**SUPPLIED MATERIAL**:

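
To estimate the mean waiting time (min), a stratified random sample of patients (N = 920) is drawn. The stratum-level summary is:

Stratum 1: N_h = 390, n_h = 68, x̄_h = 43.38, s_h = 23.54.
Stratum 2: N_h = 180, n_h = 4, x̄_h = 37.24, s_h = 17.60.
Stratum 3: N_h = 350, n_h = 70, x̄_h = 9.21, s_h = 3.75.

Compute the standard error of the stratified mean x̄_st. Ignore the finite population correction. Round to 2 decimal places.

SE(x̄_st) ≈ 2.11

V̂(x̄_st) = Σ W_h² s_h²/n_h, with W_h = N_h/N and N = 920:
  stratum 1: (390/920)²·23.54²/68 = 1.46439
  stratum 2: (180/920)²·17.60²/4 = 2.96439
  stratum 3: (350/920)²·3.75²/70 = 0.0290753
V̂(x̄_st) = 4.45785
SE(x̄_st) = √4.45785 = 2.11136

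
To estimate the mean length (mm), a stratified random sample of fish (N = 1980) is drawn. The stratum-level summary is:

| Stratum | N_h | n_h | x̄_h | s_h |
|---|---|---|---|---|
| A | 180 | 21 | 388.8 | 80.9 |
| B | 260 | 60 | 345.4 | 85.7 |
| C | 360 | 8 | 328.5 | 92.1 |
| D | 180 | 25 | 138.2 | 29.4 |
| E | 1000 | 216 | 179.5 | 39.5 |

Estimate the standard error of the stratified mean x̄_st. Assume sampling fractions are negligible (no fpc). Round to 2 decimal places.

SE(x̄_st) ≈ 6.47

V̂(x̄_st) = Σ W_h² s_h²/n_h, with W_h = N_h/N and N = 1980:
  stratum A: (180/1980)²·80.9²/21 = 2.57568
  stratum B: (260/1980)²·85.7²/60 = 2.1107
  stratum C: (360/1980)²·92.1²/8 = 35.0513
  stratum D: (180/1980)²·29.4²/25 = 0.285739
  stratum E: (1000/1980)²·39.5²/216 = 1.84251
V̂(x̄_st) = 41.8659
SE(x̄_st) = √41.8659 = 6.47039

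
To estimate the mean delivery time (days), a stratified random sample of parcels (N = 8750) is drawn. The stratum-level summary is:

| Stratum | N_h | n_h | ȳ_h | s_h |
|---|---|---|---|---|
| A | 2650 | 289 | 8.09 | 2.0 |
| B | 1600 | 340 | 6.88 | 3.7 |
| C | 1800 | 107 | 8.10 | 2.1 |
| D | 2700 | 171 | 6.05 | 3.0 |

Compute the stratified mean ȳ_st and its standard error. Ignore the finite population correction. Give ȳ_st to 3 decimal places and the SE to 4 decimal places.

ȳ_st ≈ 7.241, SE ≈ 0.0968

ȳ_st = Σ W_h ȳ_h = (2650·8.09 + 1600·6.88 + 1800·8.10 + 2700·6.05)/8750 = 7.24131
V̂(ȳ_st) = Σ W_h² s_h²/n_h, with W_h = N_h/N and N = 8750:
  stratum A: (2650/8750)²·2.0²/289 = 0.00126951
  stratum B: (1600/8750)²·3.7²/340 = 0.00134632
  stratum C: (1800/8750)²·2.1²/107 = 0.00174415
  stratum D: (2700/8750)²·3.0²/171 = 0.00501139
V̂(ȳ_st) = 0.00937137
SE(ȳ_st) = √0.00937137 = 0.0968058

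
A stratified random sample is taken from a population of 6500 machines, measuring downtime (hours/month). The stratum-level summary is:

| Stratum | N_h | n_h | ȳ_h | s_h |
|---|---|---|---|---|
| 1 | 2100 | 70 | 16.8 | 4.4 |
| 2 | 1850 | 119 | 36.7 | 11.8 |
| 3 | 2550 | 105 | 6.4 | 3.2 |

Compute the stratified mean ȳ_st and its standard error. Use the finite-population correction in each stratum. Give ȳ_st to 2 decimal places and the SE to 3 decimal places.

ȳ_st ≈ 18.38, SE ≈ 0.362

ȳ_st = Σ W_h ȳ_h = (2100·16.8 + 1850·36.7 + 2550·6.4)/6500 = 18.38385
V̂(ȳ_st) = Σ W_h² (1 − n_h/N_h) s_h²/n_h, with W_h = N_h/N and N = 6500:
  stratum 1: (2100/6500)²·(1 − 70/2100)·4.4²/70 = 0.0279059
  stratum 2: (1850/6500)²·(1 − 119/1850)·11.8²/119 = 0.0886868
  stratum 3: (2550/6500)²·(1 − 105/2550)·3.2²/105 = 0.0143914
V̂(ȳ_st) = 0.130984
SE(ȳ_st) = √0.130984 = 0.361917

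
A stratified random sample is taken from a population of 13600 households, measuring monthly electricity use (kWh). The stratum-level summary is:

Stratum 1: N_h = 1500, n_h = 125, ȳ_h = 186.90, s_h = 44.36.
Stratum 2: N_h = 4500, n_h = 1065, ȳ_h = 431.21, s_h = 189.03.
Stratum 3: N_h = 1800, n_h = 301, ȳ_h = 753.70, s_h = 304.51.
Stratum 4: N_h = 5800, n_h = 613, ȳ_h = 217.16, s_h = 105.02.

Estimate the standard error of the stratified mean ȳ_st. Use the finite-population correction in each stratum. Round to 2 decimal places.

V̂(ȳ_st) = Σ W_h² (1 − n_h/N_h) s_h²/n_h, with W_h = N_h/N and N = 13600:
  stratum 1: (1500/13600)²·(1 − 125/1500)·44.36²/125 = 0.175545
  stratum 2: (4500/13600)²·(1 − 1065/4500)·189.03²/1065 = 2.80397
  stratum 3: (1800/13600)²·(1 − 301/1800)·304.51²/301 = 4.494
  stratum 4: (5800/13600)²·(1 − 613/5800)·105.02²/613 = 2.92651
V̂(ȳ_st) = 10.4
SE(ȳ_st) = √10.4 = 3.22491

SE(ȳ_st) ≈ 3.22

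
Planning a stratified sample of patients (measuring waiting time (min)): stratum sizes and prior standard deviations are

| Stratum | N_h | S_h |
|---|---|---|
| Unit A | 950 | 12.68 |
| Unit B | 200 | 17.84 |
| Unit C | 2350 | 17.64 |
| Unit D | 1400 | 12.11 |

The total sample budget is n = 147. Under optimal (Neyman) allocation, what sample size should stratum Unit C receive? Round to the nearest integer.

Neyman allocation: n_h = n · N_h S_h / Σ N_i S_i, with n = 147.
  stratum Unit A: N_h·S_h = 950·12.68 = 12046.00
  stratum Unit B: N_h·S_h = 200·17.84 = 3568.00
  stratum Unit C: N_h·S_h = 2350·17.64 = 41454.00
  stratum Unit D: N_h·S_h = 1400·12.11 = 16954.00
Σ N_h S_h = 74022.00
n for stratum Unit C = 147·41454.00/74022.00 = 82.323 → 82

82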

**ASSIGNMENT**: From the entries above, show each line that includes the string "drawn".

**PROBLEM SOLUTION**:
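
To estimate the mean waiting time (min), a stratified random sample of patients (N = 920) is drawn. The stratum-level summary is:
To estimate the mean length (mm), a stratified random sample of fish (N = 1980) is drawn. The stratum-level summary is:
To estimate the mean delivery time (days), a stratified random sample of parcels (N = 8750) is drawn. The stratum-level summary is: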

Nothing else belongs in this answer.